◆ THE TASK ◆
Out of the records below, copy all lines in which the word "none" occurs.

------ ENTRIES SUPPLIED

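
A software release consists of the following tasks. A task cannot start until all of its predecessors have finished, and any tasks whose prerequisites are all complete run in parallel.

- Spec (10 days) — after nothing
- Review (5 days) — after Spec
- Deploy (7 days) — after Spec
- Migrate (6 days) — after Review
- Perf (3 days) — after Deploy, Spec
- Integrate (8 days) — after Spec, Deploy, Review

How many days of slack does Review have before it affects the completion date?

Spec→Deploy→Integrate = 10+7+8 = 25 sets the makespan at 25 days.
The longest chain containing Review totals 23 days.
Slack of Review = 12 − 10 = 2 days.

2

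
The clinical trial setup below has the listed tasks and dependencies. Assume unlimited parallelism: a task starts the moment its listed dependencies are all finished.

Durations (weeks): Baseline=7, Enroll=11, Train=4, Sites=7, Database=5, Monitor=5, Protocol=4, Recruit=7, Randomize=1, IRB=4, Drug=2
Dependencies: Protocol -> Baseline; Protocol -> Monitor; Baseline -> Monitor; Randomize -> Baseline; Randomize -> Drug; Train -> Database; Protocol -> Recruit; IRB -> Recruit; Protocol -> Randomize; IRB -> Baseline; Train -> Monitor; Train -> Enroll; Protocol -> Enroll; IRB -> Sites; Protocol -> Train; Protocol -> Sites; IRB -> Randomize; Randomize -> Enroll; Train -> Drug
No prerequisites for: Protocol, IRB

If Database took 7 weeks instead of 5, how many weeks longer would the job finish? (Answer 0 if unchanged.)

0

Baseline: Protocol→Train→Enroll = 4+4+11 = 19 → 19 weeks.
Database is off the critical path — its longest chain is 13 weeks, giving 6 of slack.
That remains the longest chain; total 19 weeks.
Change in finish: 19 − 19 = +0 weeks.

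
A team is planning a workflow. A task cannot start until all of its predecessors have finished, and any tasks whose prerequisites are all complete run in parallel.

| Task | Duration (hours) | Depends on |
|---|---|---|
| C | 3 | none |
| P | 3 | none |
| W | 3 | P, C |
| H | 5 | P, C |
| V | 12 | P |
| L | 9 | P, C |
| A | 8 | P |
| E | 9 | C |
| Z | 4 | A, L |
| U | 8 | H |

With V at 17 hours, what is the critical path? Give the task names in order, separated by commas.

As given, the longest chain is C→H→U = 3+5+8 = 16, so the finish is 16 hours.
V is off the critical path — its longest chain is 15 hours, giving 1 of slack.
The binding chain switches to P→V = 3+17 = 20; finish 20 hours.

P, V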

------------
------ ENTRIES SUPPLIED

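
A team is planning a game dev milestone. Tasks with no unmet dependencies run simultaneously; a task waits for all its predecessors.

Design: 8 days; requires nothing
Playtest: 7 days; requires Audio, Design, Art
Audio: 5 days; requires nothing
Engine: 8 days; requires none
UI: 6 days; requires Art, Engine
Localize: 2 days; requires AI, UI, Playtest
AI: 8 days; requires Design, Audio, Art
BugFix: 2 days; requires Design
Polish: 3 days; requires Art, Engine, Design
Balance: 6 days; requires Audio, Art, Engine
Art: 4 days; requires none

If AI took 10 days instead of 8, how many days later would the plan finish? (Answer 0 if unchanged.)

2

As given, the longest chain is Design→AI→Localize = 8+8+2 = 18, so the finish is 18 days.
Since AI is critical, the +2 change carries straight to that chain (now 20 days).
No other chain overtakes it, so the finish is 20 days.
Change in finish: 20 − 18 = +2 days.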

------------

◆ SOLUTION TO THIS TASK ◆
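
| C | 3 | none |
| P | 3 | none |
Engine: 8 days; requires none
Art: 4 days; requires none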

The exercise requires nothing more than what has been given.